[Data excerpts]
========================

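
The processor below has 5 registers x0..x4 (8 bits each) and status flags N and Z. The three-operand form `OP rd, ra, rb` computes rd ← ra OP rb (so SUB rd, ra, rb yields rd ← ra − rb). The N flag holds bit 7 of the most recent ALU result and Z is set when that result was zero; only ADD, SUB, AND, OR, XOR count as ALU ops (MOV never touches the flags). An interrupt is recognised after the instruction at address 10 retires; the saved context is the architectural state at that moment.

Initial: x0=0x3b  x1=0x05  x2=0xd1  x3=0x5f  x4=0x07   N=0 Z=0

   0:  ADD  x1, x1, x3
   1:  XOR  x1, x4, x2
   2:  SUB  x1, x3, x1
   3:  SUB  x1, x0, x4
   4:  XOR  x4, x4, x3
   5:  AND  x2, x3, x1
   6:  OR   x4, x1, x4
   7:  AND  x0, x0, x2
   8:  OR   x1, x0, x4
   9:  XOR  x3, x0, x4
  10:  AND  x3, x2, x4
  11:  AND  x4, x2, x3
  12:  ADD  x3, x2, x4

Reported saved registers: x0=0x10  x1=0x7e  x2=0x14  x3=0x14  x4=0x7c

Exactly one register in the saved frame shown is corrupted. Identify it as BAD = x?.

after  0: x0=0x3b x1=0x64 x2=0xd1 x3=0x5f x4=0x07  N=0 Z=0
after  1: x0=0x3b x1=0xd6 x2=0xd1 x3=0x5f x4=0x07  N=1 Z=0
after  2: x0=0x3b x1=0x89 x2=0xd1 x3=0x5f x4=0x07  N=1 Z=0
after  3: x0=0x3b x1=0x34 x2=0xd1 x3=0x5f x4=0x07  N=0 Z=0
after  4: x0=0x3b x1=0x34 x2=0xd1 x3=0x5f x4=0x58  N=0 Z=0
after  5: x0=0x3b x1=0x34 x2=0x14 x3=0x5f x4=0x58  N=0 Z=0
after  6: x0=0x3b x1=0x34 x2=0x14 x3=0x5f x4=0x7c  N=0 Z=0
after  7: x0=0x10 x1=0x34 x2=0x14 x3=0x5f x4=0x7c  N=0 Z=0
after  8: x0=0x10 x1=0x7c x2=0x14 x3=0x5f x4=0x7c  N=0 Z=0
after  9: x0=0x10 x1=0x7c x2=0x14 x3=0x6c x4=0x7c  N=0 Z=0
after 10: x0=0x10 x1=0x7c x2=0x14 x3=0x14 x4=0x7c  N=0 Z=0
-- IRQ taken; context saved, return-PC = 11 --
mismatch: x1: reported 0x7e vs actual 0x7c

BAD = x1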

========================

Task goal: Each record above should be repeated exactly as it appears.

Answer section:
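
The processor below has 5 registers x0..x4 (8 bits each) and status flags N and Z. The three-operand form `OP rd, ra, rb` computes rd ← ra OP rb (so SUB rd, ra, rb yields rd ← ra − rb). The N flag holds bit 7 of the most recent ALU result and Z is set when that result was zero; only ADD, SUB, AND, OR, XOR count as ALU ops (MOV never touches the flags). An interrupt is recognised after the instruction at address 10 retires; the saved context is the architectural state at that moment.

Initial: x0=0x3b  x1=0x05  x2=0xd1  x3=0x5f  x4=0x07   N=0 Z=0

   0:  ADD  x1, x1, x3
   1:  XOR  x1, x4, x2
   2:  SUB  x1, x3, x1
   3:  SUB  x1, x0, x4
   4:  XOR  x4, x4, x3
   5:  AND  x2, x3, x1
   6:  OR   x4, x1, x4
   7:  AND  x0, x0, x2
   8:  OR   x1, x0, x4
   9:  XOR  x3, x0, x4
  10:  AND  x3, x2, x4
  11:  AND  x4, x2, x3
  12:  ADD  x3, x2, x4

Reported saved registers: x0=0x10  x1=0x7e  x2=0x14  x3=0x14  x4=0x7c

Exactly one register in the saved frame shown is corrupted. Identify it as BAD = x?.

after  0: x0=0x3b x1=0x64 x2=0xd1 x3=0x5f x4=0x07  N=0 Z=0
after  1: x0=0x3b x1=0xd6 x2=0xd1 x3=0x5f x4=0x07  N=1 Z=0
after  2: x0=0x3b x1=0x89 x2=0xd1 x3=0x5f x4=0x07  N=1 Z=0
after  3: x0=0x3b x1=0x34 x2=0xd1 x3=0x5f x4=0x07  N=0 Z=0
after  4: x0=0x3b x1=0x34 x2=0xd1 x3=0x5f x4=0x58  N=0 Z=0
after  5: x0=0x3b x1=0x34 x2=0x14 x3=0x5f x4=0x58  N=0 Z=0
after  6: x0=0x3b x1=0x34 x2=0x14 x3=0x5f x4=0x7c  N=0 Z=0
after  7: x0=0x10 x1=0x34 x2=0x14 x3=0x5f x4=0x7c  N=0 Z=0
after  8: x0=0x10 x1=0x7c x2=0x14 x3=0x5f x4=0x7c  N=0 Z=0
after  9: x0=0x10 x1=0x7c x2=0x14 x3=0x6c x4=0x7c  N=0 Z=0
after 10: x0=0x10 x1=0x7c x2=0x14 x3=0x14 x4=0x7c  N=0 Z=0
-- IRQ taken; context saved, return-PC = 11 --
mismatch: x1: reported 0x7e vs actual 0x7c

BAD = x1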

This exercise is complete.